▶ [Task statement] All that is asked is a faithful reproduction of the entries.

▶ [Source material]
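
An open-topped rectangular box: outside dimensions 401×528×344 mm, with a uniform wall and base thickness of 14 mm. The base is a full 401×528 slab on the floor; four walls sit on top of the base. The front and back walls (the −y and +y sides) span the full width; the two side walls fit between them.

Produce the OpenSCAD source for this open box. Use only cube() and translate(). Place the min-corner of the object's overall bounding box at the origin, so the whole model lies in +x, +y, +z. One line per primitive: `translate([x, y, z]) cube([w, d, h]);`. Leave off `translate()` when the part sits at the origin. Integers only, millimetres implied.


cube([401, 528, 14]);
translate([0, 0, 14]) cube([401, 14, 330]);
translate([0, 514, 14]) cube([401, 14, 330]);
translate([0, 14, 14]) cube([14, 500, 330]);
translate([387, 14, 14]) cube([14, 500, 330]);


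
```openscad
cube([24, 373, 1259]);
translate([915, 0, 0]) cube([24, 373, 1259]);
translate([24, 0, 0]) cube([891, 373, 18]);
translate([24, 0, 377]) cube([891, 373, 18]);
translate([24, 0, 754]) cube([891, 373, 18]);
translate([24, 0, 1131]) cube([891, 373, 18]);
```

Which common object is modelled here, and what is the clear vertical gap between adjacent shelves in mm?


A bookshelf. The clear shelf gap is 359 mm.

Two tall side panels with 4 horizontal boards between them — a bookshelf. The first two shelf undersides are at z = 0 and z = 377; with shelf thickness 18, the clear gap is 377 − 0 − 18 = 359 mm.


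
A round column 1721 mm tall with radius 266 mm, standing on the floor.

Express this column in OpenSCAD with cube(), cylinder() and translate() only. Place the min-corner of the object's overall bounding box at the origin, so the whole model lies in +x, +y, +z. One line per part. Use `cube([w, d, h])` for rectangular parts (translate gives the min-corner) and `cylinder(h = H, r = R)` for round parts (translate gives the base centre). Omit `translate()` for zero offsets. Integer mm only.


translate([266, 266, 0]) cylinder(h = 1721, r = 266);


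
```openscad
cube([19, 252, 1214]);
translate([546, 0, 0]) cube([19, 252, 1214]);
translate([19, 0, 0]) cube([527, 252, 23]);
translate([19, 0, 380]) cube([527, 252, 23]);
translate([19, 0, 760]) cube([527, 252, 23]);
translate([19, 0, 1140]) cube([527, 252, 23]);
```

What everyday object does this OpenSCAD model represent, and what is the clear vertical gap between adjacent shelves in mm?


A bookshelf. The clear shelf gap is 357 mm.

Two tall side panels with 4 horizontal boards between them — a bookshelf. The first two shelf undersides are at z = 0 and z = 380; with shelf thickness 23, the clear gap is 380 − 0 − 23 = 357 mm.


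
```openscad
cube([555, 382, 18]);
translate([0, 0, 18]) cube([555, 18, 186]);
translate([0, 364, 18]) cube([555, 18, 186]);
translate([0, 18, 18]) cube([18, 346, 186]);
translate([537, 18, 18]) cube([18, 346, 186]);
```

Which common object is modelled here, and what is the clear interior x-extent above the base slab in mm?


An open box. The internal width is 519 mm.

A 555×382 base slab with four walls standing on it — an open box. The base is 555 mm wide and the walls are 18 mm thick, so the internal width is 555 − 2 × 18 = 519 mm.


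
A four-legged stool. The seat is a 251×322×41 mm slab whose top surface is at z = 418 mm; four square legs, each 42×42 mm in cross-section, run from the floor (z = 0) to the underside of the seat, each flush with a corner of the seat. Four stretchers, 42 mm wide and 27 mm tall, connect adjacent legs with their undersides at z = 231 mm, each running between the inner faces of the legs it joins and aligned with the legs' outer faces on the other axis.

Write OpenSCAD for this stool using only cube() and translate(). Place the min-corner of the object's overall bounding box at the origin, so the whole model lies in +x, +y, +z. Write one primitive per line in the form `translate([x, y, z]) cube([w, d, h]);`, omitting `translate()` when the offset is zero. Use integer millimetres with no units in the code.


// leg_h = 418 - 41 = 377
// stretcher span = 251 - 2*42 = 167
translate([0, 0, 377]) cube([251, 322, 41]);
cube([42, 42, 377]);
translate([209, 0, 0]) cube([42, 42, 377]);
translate([0, 280, 0]) cube([42, 42, 377]);
translate([209, 280, 0]) cube([42, 42, 377]);
translate([42, 0, 231]) cube([167, 42, 27]);
translate([42, 280, 231]) cube([167, 42, 27]);
translate([0, 42, 231]) cube([42, 238, 27]);
translate([209, 42, 231]) cube([42, 238, 27]);


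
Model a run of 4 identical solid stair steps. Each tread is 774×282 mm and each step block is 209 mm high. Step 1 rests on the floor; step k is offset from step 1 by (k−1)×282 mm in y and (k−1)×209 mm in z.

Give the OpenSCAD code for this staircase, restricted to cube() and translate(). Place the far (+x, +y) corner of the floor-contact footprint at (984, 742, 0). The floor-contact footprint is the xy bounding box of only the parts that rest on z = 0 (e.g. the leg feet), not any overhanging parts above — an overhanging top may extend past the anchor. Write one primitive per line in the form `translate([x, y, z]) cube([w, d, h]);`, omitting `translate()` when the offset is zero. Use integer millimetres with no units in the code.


translate([210, 460, 0]) cube([774, 282, 209]);
translate([210, 742, 209]) cube([774, 282, 209]);
translate([210, 1024, 418]) cube([774, 282, 209]);
translate([210, 1306, 627]) cube([774, 282, 209]);


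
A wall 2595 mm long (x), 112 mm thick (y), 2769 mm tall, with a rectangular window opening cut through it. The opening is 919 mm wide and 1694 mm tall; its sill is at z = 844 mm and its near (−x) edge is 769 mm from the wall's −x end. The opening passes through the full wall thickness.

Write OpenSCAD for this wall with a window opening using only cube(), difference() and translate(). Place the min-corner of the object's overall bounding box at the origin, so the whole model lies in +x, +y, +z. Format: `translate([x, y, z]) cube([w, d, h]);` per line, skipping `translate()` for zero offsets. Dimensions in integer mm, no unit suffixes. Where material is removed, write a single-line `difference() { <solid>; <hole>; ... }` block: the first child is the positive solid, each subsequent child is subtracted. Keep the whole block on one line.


difference() { cube([2595, 112, 2769]); translate([769, 0, 844]) cube([919, 112, 1694]); }


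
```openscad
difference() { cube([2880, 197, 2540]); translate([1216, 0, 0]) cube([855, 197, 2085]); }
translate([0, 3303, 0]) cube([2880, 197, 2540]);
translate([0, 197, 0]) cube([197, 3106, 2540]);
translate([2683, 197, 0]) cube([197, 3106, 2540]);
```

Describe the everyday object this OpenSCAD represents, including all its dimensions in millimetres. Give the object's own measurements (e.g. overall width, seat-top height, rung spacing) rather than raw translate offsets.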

▶ [Exercise solution]
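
An open-topped rectangular box: outside dimensions 401×528×344 mm, with a uniform wall and base thickness of 14 mm. The base is a full 401×528 slab on the floor; four walls sit on top of the base. The front and back walls (the −y and +y sides) span the full width; the two side walls fit between them.

Produce the OpenSCAD source for this open box. Use only cube() and translate(). Place the min-corner of the object's overall bounding box at the origin, so the whole model lies in +x, +y, +z. One line per primitive: `translate([x, y, z]) cube([w, d, h]);`. Leave off `translate()` when the part sits at the origin. Integers only, millimetres implied.


cube([401, 528, 14]);
translate([0, 0, 14]) cube([401, 14, 330]);
translate([0, 514, 14]) cube([401, 14, 330]);
translate([0, 14, 14]) cube([14, 500, 330]);
translate([387, 14, 14]) cube([14, 500, 330]);


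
```openscad
cube([24, 373, 1259]);
translate([915, 0, 0]) cube([24, 373, 1259]);
translate([24, 0, 0]) cube([891, 373, 18]);
translate([24, 0, 377]) cube([891, 373, 18]);
translate([24, 0, 754]) cube([891, 373, 18]);
translate([24, 0, 1131]) cube([891, 373, 18]);
```

Which common object is modelled here, and what is the clear vertical gap between adjacent shelves in mm?


A bookshelf. The clear shelf gap is 359 mm.

Two tall side panels with 4 horizontal boards between them — a bookshelf. The first two shelf undersides are at z = 0 and z = 377; with shelf thickness 18, the clear gap is 377 − 0 − 18 = 359 mm.


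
A round column 1721 mm tall with radius 266 mm, standing on the floor.

Express this column in OpenSCAD with cube(), cylinder() and translate() only. Place the min-corner of the object's overall bounding box at the origin, so the whole model lies in +x, +y, +z. One line per part. Use `cube([w, d, h])` for rectangular parts (translate gives the min-corner) and `cylinder(h = H, r = R)` for round parts (translate gives the base centre). Omit `translate()` for zero offsets. Integer mm only.


translate([266, 266, 0]) cylinder(h = 1721, r = 266);


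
```openscad
cube([19, 252, 1214]);
translate([546, 0, 0]) cube([19, 252, 1214]);
translate([19, 0, 0]) cube([527, 252, 23]);
translate([19, 0, 380]) cube([527, 252, 23]);
translate([19, 0, 760]) cube([527, 252, 23]);
translate([19, 0, 1140]) cube([527, 252, 23]);
```

What everyday object does this OpenSCAD model represent, and what is the clear vertical gap between adjacent shelves in mm?


A bookshelf. The clear shelf gap is 357 mm.

Two tall side panels with 4 horizontal boards between them — a bookshelf. The first two shelf undersides are at z = 0 and z = 380; with shelf thickness 23, the clear gap is 380 − 0 − 23 = 357 mm.


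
```openscad
cube([555, 382, 18]);
translate([0, 0, 18]) cube([555, 18, 186]);
translate([0, 364, 18]) cube([555, 18, 186]);
translate([0, 18, 18]) cube([18, 346, 186]);
translate([537, 18, 18]) cube([18, 346, 186]);
```

Which common object is modelled here, and what is the clear interior x-extent above the base slab in mm?


An open box. The internal width is 519 mm.

A 555×382 base slab with four walls standing on it — an open box. The base is 555 mm wide and the walls are 18 mm thick, so the internal width is 555 − 2 × 18 = 519 mm.


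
A four-legged stool. The seat is a 251×322×41 mm slab whose top surface is at z = 418 mm; four square legs, each 42×42 mm in cross-section, run from the floor (z = 0) to the underside of the seat, each flush with a corner of the seat. Four stretchers, 42 mm wide and 27 mm tall, connect adjacent legs with their undersides at z = 231 mm, each running between the inner faces of the legs it joins and aligned with the legs' outer faces on the other axis.

Write OpenSCAD for this stool using only cube() and translate(). Place the min-corner of the object's overall bounding box at the origin, so the whole model lies in +x, +y, +z. Write one primitive per line in the form `translate([x, y, z]) cube([w, d, h]);`, omitting `translate()` when the offset is zero. Use integer millimetres with no units in the code.


// leg_h = 418 - 41 = 377
// stretcher span = 251 - 2*42 = 167
translate([0, 0, 377]) cube([251, 322, 41]);
cube([42, 42, 377]);
translate([209, 0, 0]) cube([42, 42, 377]);
translate([0, 280, 0]) cube([42, 42, 377]);
translate([209, 280, 0]) cube([42, 42, 377]);
translate([42, 0, 231]) cube([167, 42, 27]);
translate([42, 280, 231]) cube([167, 42, 27]);
translate([0, 42, 231]) cube([42, 238, 27]);
translate([209, 42, 231]) cube([42, 238, 27]);


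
Model a run of 4 identical solid stair steps. Each tread is 774×282 mm and each step block is 209 mm high. Step 1 rests on the floor; step k is offset from step 1 by (k−1)×282 mm in y and (k−1)×209 mm in z.

Give the OpenSCAD code for this staircase, restricted to cube() and translate(). Place the far (+x, +y) corner of the floor-contact footprint at (984, 742, 0). The floor-contact footprint is the xy bounding box of only the parts that rest on z = 0 (e.g. the leg feet), not any overhanging parts above — an overhanging top may extend past the anchor. Write one primitive per line in the form `translate([x, y, z]) cube([w, d, h]);`, omitting `translate()` when the offset is zero. Use integer millimetres with no units in the code.


translate([210, 460, 0]) cube([774, 282, 209]);
translate([210, 742, 209]) cube([774, 282, 209]);
translate([210, 1024, 418]) cube([774, 282, 209]);
translate([210, 1306, 627]) cube([774, 282, 209]);


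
A wall 2595 mm long (x), 112 mm thick (y), 2769 mm tall, with a rectangular window opening cut through it. The opening is 919 mm wide and 1694 mm tall; its sill is at z = 844 mm and its near (−x) edge is 769 mm from the wall's −x end. The opening passes through the full wall thickness.

Write OpenSCAD for this wall with a window opening using only cube(), difference() and translate(). Place the min-corner of the object's overall bounding box at the origin, so the whole model lies in +x, +y, +z. Format: `translate([x, y, z]) cube([w, d, h]);` per line, skipping `translate()` for zero offsets. Dimensions in integer mm, no unit suffixes. Where material is removed, write a single-line `difference() { <solid>; <hole>; ... }` block: the first child is the positive solid, each subsequent child is subtracted. Keep the whole block on one line.


difference() { cube([2595, 112, 2769]); translate([769, 0, 844]) cube([919, 112, 1694]); }


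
```openscad
difference() { cube([2880, 197, 2540]); translate([1216, 0, 0]) cube([855, 197, 2085]); }
translate([0, 3303, 0]) cube([2880, 197, 2540]);
translate([0, 197, 0]) cube([197, 3106, 2540]);
translate([2683, 197, 0]) cube([197, 3106, 2540]);
```

Describe the everyday object this OpenSCAD represents, including all its dimensions in millimetres. Give the object's own measurements (e.g. overall width, seat-top height, rung spacing) rather than raw translate offsets.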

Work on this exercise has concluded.